The reply should hold every record, copied exactly.

--- THE INPUT ---

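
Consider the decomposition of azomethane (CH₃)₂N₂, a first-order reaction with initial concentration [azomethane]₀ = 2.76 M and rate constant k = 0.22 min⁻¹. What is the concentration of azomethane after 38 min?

0.000646 M

Step 1: For a first-order reaction: [azomethane] = [azomethane]₀ × e^(-kt)
Step 2: [azomethane] = 2.76 × e^(-0.22 × 38)
Step 3: [azomethane] = 2.76 × e^(-8.36)
Step 4: [azomethane] = 2.76 × 0.000234044 = 0.000646 M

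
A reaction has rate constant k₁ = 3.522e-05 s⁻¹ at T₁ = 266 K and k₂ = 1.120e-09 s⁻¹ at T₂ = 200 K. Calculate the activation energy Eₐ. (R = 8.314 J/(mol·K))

69.4 kJ/mol

Step 1: Use the two-temperature Arrhenius form: ln(k₂/k₁) = -Eₐ/R × (1/T₂ - 1/T₁)
Step 2: ln(k₂/k₁) = ln(1.120e-09/3.522e-05) = ln(3.18001e-05) = -10.356
Step 3: 1/T₂ - 1/T₁ = 1/200 - 1/266 = 1.240602e-03 K⁻¹
Step 4: Eₐ = -R × ln(k₂/k₁) / (1/T₂ - 1/T₁) = -8.314 × -10.356 / 1.240602e-03
Step 5: Eₐ = 6.9402e+04 J/mol = 69.4 kJ/mol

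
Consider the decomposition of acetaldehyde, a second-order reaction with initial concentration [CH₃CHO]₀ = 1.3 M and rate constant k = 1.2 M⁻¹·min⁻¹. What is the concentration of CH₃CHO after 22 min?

0.03681 M

Step 1: For a second-order reaction: 1/[CH₃CHO] = 1/[CH₃CHO]₀ + kt
Step 2: 1/[CH₃CHO] = 1/1.3 + 1.2 × 22
Step 3: 1/[CH₃CHO] = 0.7692 + 26.4 = 27.17
Step 4: [CH₃CHO] = 1/27.17 = 0.03681 M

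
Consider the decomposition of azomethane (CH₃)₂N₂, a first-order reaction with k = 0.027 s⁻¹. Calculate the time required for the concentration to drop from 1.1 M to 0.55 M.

25.67 s

Step 1: For first-order: t = ln([azomethane]₀/[azomethane])/k
Step 2: t = ln(1.1/0.55)/0.027
Step 3: t = ln(2)/0.027
Step 4: t = 0.6931/0.027 = 25.67 s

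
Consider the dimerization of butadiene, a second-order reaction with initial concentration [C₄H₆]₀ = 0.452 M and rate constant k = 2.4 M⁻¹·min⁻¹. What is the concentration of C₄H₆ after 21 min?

0.01901 M

Step 1: For a second-order reaction: 1/[C₄H₆] = 1/[C₄H₆]₀ + kt
Step 2: 1/[C₄H₆] = 1/0.452 + 2.4 × 21
Step 3: 1/[C₄H₆] = 2.212 + 50.4 = 52.61
Step 4: [C₄H₆] = 1/52.61 = 0.01901 M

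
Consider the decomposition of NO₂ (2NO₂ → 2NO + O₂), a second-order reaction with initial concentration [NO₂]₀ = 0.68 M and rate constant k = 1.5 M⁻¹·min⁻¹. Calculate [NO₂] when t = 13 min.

0.04769 M

Step 1: For a second-order reaction: 1/[NO₂] = 1/[NO₂]₀ + kt
Step 2: 1/[NO₂] = 1/0.68 + 1.5 × 13
Step 3: 1/[NO₂] = 1.471 + 19.5 = 20.97
Step 4: [NO₂] = 1/20.97 = 0.04769 M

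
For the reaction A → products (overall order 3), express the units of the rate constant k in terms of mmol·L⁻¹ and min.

(mmol·L⁻¹)⁻²·min⁻¹

Step 1: For overall order n, rate = k × (concentration)^n.
Step 2: Rate has units mmol·L⁻¹·min⁻¹; concentration term has units (mmol·L⁻¹)^3.
Step 3: k = rate / (concentration)^n, so units of k = (mmol·L⁻¹)^(1-3)·min⁻¹ = (mmol·L⁻¹)⁻²·min⁻¹.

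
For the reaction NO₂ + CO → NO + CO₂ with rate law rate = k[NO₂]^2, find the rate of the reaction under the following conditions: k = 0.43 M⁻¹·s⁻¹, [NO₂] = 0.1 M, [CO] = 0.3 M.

0.0043 M/s

Step 1: The rate law is rate = k[NO₂]^2
Step 2: Note that the rate does not depend on [CO] (zero order in CO).
Step 3: rate = 0.43 × (0.1)^2 = 0.0043 M/s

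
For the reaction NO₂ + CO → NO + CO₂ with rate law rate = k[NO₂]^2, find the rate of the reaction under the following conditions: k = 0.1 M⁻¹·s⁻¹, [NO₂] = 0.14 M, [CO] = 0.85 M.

0.00196 M/s

Step 1: The rate law is rate = k[NO₂]^2
Step 2: Note that the rate does not depend on [CO] (zero order in CO).
Step 3: rate = 0.1 × (0.14)^2 = 0.00196 M/s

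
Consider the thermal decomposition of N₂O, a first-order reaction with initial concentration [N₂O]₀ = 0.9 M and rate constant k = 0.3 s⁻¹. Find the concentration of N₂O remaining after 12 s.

0.02459 M

Step 1: For a first-order reaction: [N₂O] = [N₂O]₀ × e^(-kt)
Step 2: [N₂O] = 0.9 × e^(-0.3 × 12)
Step 3: [N₂O] = 0.9 × e^(-3.6)
Step 4: [N₂O] = 0.9 × 0.0273237 = 0.02459 M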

---

**ANSWER TO THIS TASK**
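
Consider the decomposition of azomethane (CH₃)₂N₂, a first-order reaction with initial concentration [azomethane]₀ = 2.76 M and rate constant k = 0.22 min⁻¹. What is the concentration of azomethane after 38 min?

0.000646 M

Step 1: For a first-order reaction: [azomethane] = [azomethane]₀ × e^(-kt)
Step 2: [azomethane] = 2.76 × e^(-0.22 × 38)
Step 3: [azomethane] = 2.76 × e^(-8.36)
Step 4: [azomethane] = 2.76 × 0.000234044 = 0.000646 M

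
A reaction has rate constant k₁ = 3.522e-05 s⁻¹ at T₁ = 266 K and k₂ = 1.120e-09 s⁻¹ at T₂ = 200 K. Calculate the activation energy Eₐ. (R = 8.314 J/(mol·K))

69.4 kJ/mol

Step 1: Use the two-temperature Arrhenius form: ln(k₂/k₁) = -Eₐ/R × (1/T₂ - 1/T₁)
Step 2: ln(k₂/k₁) = ln(1.120e-09/3.522e-05) = ln(3.18001e-05) = -10.356
Step 3: 1/T₂ - 1/T₁ = 1/200 - 1/266 = 1.240602e-03 K⁻¹
Step 4: Eₐ = -R × ln(k₂/k₁) / (1/T₂ - 1/T₁) = -8.314 × -10.356 / 1.240602e-03
Step 5: Eₐ = 6.9402e+04 J/mol = 69.4 kJ/mol

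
Consider the decomposition of acetaldehyde, a second-order reaction with initial concentration [CH₃CHO]₀ = 1.3 M and rate constant k = 1.2 M⁻¹·min⁻¹. What is the concentration of CH₃CHO after 22 min?

0.03681 M

Step 1: For a second-order reaction: 1/[CH₃CHO] = 1/[CH₃CHO]₀ + kt
Step 2: 1/[CH₃CHO] = 1/1.3 + 1.2 × 22
Step 3: 1/[CH₃CHO] = 0.7692 + 26.4 = 27.17
Step 4: [CH₃CHO] = 1/27.17 = 0.03681 M

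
Consider the decomposition of azomethane (CH₃)₂N₂, a first-order reaction with k = 0.027 s⁻¹. Calculate the time required for the concentration to drop from 1.1 M to 0.55 M.

25.67 s

Step 1: For first-order: t = ln([azomethane]₀/[azomethane])/k
Step 2: t = ln(1.1/0.55)/0.027
Step 3: t = ln(2)/0.027
Step 4: t = 0.6931/0.027 = 25.67 s

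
Consider the dimerization of butadiene, a second-order reaction with initial concentration [C₄H₆]₀ = 0.452 M and rate constant k = 2.4 M⁻¹·min⁻¹. What is the concentration of C₄H₆ after 21 min?

0.01901 M

Step 1: For a second-order reaction: 1/[C₄H₆] = 1/[C₄H₆]₀ + kt
Step 2: 1/[C₄H₆] = 1/0.452 + 2.4 × 21
Step 3: 1/[C₄H₆] = 2.212 + 50.4 = 52.61
Step 4: [C₄H₆] = 1/52.61 = 0.01901 M

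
Consider the decomposition of NO₂ (2NO₂ → 2NO + O₂), a second-order reaction with initial concentration [NO₂]₀ = 0.68 M and rate constant k = 1.5 M⁻¹·min⁻¹. Calculate [NO₂] when t = 13 min.

0.04769 M

Step 1: For a second-order reaction: 1/[NO₂] = 1/[NO₂]₀ + kt
Step 2: 1/[NO₂] = 1/0.68 + 1.5 × 13
Step 3: 1/[NO₂] = 1.471 + 19.5 = 20.97
Step 4: [NO₂] = 1/20.97 = 0.04769 M

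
For the reaction A → products (overall order 3), express the units of the rate constant k in terms of mmol·L⁻¹ and min.

(mmol·L⁻¹)⁻²·min⁻¹

Step 1: For overall order n, rate = k × (concentration)^n.
Step 2: Rate has units mmol·L⁻¹·min⁻¹; concentration term has units (mmol·L⁻¹)^3.
Step 3: k = rate / (concentration)^n, so units of k = (mmol·L⁻¹)^(1-3)·min⁻¹ = (mmol·L⁻¹)⁻²·min⁻¹.

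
For the reaction NO₂ + CO → NO + CO₂ with rate law rate = k[NO₂]^2, find the rate of the reaction under the following conditions: k = 0.43 M⁻¹·s⁻¹, [NO₂] = 0.1 M, [CO] = 0.3 M.

0.0043 M/s

Step 1: The rate law is rate = k[NO₂]^2
Step 2: Note that the rate does not depend on [CO] (zero order in CO).
Step 3: rate = 0.43 × (0.1)^2 = 0.0043 M/s

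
For the reaction NO₂ + CO → NO + CO₂ with rate law rate = k[NO₂]^2, find the rate of the reaction under the following conditions: k = 0.1 M⁻¹·s⁻¹, [NO₂] = 0.14 M, [CO] = 0.85 M.

0.00196 M/s

Step 1: The rate law is rate = k[NO₂]^2
Step 2: Note that the rate does not depend on [CO] (zero order in CO).
Step 3: rate = 0.1 × (0.14)^2 = 0.00196 M/s

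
Consider the thermal decomposition of N₂O, a first-order reaction with initial concentration [N₂O]₀ = 0.9 M and rate constant k = 0.3 s⁻¹. Find the concentration of N₂O remaining after 12 s.

0.02459 M

Step 1: For a first-order reaction: [N₂O] = [N₂O]₀ × e^(-kt)
Step 2: [N₂O] = 0.9 × e^(-0.3 × 12)
Step 3: [N₂O] = 0.9 × e^(-3.6)
Step 4: [N₂O] = 0.9 × 0.0273237 = 0.02459 M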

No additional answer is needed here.